# Work to complete
Among the following entries, how many lines hold the string "under"? State only the number.

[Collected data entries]
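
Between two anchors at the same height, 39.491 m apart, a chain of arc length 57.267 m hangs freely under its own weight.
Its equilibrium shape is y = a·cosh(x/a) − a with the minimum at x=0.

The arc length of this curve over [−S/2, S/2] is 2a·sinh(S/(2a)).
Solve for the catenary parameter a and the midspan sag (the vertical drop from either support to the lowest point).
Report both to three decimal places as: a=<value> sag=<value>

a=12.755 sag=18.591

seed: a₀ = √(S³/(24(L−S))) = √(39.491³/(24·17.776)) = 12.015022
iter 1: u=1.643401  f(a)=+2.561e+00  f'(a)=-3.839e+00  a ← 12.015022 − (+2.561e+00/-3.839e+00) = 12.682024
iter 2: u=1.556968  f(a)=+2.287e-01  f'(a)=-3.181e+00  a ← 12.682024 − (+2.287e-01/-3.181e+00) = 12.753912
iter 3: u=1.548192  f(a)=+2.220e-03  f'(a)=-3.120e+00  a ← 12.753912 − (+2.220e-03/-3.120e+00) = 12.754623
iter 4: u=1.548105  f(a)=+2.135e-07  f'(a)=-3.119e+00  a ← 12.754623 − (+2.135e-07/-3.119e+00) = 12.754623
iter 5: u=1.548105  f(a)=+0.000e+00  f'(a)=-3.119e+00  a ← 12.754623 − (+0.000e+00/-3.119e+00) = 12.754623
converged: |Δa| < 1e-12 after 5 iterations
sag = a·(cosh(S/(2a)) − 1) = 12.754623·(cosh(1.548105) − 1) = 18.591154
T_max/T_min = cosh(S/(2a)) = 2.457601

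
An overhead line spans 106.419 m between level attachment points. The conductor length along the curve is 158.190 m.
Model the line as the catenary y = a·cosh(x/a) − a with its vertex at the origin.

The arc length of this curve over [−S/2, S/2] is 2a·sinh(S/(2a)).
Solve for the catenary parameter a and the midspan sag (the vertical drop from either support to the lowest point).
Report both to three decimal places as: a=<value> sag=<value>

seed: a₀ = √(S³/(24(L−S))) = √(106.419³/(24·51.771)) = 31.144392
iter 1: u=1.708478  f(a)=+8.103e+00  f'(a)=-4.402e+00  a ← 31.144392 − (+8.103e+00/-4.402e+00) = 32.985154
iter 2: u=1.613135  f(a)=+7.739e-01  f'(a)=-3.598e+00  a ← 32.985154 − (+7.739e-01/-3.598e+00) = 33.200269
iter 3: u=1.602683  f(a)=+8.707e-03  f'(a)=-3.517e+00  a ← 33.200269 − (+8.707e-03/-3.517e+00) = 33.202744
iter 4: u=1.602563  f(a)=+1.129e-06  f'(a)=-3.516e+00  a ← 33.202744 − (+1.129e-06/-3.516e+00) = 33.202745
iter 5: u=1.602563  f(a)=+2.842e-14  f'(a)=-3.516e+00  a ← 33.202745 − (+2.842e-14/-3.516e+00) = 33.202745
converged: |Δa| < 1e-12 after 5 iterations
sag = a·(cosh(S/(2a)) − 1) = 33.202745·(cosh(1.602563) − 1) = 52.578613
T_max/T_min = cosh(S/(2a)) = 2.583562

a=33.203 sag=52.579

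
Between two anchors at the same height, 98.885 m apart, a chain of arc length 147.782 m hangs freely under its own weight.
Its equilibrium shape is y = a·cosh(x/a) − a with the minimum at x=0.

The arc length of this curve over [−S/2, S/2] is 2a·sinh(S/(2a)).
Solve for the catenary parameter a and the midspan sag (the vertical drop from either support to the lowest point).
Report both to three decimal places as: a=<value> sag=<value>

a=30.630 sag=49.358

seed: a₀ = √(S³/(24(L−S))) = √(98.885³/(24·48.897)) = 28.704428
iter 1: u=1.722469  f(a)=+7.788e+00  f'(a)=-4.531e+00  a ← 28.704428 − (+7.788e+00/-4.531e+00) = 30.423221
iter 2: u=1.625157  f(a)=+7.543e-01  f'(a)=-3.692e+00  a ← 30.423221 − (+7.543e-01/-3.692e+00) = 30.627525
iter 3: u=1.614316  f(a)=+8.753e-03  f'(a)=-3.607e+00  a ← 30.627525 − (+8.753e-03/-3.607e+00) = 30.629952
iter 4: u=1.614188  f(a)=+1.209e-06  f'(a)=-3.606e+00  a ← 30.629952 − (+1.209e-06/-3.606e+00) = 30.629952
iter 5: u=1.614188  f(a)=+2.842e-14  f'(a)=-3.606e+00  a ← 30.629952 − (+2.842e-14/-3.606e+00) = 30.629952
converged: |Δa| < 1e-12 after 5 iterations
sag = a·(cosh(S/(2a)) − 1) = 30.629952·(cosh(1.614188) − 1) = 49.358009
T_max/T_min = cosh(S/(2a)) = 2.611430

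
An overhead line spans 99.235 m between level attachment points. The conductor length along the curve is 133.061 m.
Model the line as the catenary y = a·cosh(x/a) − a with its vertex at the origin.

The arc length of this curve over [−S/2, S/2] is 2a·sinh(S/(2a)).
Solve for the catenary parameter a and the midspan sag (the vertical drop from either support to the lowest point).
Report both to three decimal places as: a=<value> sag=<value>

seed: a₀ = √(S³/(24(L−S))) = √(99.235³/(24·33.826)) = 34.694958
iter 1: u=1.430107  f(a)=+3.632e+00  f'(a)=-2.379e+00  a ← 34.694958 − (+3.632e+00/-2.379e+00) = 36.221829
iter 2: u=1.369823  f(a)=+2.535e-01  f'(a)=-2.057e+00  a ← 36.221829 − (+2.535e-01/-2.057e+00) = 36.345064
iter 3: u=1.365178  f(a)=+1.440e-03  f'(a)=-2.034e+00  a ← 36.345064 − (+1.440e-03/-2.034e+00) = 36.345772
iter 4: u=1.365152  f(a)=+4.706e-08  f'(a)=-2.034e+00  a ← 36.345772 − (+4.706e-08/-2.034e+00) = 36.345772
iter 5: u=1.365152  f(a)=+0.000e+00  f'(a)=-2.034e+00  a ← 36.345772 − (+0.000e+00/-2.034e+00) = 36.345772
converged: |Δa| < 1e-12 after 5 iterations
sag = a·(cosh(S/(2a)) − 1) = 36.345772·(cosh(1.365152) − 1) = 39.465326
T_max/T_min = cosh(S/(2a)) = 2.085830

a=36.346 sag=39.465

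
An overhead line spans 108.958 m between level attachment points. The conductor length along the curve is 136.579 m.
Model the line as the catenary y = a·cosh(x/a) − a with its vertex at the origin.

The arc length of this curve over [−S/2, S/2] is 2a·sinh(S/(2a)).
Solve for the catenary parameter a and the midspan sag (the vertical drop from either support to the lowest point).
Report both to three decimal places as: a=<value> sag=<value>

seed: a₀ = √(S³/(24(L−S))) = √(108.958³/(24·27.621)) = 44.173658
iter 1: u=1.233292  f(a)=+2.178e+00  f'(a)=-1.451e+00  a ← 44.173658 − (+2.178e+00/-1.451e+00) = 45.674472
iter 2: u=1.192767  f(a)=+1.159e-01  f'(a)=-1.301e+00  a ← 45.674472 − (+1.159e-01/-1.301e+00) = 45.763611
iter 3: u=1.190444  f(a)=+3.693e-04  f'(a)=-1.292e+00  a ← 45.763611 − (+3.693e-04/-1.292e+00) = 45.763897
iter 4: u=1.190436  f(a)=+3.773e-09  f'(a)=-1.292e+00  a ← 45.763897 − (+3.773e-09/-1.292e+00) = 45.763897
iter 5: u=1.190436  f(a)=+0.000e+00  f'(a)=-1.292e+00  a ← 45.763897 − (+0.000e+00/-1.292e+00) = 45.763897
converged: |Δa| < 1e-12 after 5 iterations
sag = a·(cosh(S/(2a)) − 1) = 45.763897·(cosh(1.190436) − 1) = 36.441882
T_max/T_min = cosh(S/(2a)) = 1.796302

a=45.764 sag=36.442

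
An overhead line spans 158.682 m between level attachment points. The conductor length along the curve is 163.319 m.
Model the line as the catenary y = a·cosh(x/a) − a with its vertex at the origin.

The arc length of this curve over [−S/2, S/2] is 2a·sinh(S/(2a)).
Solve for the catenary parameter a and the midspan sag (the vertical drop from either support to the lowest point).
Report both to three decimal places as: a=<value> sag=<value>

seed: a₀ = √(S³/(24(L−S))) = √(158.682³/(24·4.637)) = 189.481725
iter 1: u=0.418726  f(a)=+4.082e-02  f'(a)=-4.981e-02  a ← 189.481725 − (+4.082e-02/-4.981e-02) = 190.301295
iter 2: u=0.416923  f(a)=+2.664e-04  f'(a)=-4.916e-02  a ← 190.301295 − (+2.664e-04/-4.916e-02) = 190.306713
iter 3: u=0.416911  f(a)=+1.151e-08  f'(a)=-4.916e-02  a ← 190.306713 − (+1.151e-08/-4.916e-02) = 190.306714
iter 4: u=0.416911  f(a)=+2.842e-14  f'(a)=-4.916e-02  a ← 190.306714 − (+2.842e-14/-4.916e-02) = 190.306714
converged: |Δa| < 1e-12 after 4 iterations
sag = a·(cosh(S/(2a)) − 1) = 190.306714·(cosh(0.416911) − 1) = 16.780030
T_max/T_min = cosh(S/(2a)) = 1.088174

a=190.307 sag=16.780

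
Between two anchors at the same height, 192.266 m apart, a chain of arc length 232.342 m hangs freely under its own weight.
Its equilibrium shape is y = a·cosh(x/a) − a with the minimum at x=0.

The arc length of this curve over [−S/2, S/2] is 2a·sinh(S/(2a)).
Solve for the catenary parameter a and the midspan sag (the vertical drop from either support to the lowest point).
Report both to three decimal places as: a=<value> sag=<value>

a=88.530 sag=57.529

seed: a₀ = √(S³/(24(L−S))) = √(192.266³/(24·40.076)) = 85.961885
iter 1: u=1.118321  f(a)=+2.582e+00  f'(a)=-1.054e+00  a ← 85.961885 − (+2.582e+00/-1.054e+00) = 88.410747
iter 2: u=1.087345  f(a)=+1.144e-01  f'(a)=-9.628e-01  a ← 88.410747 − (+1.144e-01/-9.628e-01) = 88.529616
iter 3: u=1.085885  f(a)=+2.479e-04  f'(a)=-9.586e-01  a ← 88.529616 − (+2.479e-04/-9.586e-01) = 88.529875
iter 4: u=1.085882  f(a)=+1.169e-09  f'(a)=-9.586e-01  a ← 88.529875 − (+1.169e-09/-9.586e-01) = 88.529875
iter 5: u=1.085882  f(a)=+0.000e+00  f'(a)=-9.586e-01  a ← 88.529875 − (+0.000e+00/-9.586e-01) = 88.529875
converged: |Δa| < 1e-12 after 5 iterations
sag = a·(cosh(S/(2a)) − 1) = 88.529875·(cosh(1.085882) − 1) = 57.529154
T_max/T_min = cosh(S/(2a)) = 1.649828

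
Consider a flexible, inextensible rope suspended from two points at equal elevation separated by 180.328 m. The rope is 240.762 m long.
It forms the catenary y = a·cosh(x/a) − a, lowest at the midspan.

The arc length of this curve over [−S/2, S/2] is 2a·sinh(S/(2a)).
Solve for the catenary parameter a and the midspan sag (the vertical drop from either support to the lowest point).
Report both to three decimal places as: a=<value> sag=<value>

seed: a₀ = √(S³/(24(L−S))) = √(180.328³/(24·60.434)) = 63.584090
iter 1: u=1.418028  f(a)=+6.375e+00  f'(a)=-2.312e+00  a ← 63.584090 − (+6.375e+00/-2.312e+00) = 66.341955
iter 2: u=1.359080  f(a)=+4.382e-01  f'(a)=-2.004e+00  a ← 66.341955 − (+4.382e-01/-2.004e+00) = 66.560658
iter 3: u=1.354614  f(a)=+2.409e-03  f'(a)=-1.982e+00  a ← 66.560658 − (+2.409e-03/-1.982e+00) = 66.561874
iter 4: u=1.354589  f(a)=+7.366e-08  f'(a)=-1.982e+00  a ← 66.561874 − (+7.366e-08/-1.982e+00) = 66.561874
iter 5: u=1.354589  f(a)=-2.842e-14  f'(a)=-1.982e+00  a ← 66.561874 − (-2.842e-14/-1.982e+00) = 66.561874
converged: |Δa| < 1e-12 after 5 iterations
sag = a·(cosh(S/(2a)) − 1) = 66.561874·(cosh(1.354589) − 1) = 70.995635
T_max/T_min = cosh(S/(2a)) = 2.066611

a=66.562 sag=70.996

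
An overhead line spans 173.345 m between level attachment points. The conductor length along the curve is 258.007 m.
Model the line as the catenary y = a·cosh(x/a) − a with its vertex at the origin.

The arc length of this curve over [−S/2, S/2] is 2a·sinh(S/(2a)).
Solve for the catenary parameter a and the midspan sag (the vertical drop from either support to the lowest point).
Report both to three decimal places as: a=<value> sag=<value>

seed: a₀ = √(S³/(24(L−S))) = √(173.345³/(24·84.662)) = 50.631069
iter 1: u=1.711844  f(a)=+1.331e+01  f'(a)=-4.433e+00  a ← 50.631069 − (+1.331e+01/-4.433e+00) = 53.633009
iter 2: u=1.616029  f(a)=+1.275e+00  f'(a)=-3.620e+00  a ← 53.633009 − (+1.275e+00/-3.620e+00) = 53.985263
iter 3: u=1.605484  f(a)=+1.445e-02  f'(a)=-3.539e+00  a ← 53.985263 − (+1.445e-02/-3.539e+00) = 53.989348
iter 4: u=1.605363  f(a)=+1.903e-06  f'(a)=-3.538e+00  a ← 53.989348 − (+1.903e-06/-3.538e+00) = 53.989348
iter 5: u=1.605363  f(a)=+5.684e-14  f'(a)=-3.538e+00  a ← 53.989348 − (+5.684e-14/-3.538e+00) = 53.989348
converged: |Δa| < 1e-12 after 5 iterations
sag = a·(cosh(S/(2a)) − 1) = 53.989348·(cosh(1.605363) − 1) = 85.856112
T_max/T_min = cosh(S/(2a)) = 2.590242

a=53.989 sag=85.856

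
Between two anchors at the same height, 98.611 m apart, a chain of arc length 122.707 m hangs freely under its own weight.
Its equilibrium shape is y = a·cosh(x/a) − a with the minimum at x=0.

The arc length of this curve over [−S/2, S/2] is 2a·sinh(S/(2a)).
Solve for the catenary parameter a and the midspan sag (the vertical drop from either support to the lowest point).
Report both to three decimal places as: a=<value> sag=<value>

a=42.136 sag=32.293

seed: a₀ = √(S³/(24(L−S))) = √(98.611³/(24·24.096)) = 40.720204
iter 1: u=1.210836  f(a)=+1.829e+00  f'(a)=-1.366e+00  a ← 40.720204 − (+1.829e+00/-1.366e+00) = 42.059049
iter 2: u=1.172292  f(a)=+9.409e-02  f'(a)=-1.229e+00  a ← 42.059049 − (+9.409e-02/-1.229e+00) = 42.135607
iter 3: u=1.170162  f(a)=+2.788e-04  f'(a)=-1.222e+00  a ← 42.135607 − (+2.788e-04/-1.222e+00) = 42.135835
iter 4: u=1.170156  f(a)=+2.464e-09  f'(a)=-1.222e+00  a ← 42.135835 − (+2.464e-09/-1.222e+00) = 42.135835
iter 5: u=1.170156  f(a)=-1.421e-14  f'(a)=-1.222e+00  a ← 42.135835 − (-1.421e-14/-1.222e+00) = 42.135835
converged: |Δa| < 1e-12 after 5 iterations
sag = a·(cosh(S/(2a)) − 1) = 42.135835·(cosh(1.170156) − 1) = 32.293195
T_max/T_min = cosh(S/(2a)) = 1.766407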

# Response for this exercise
4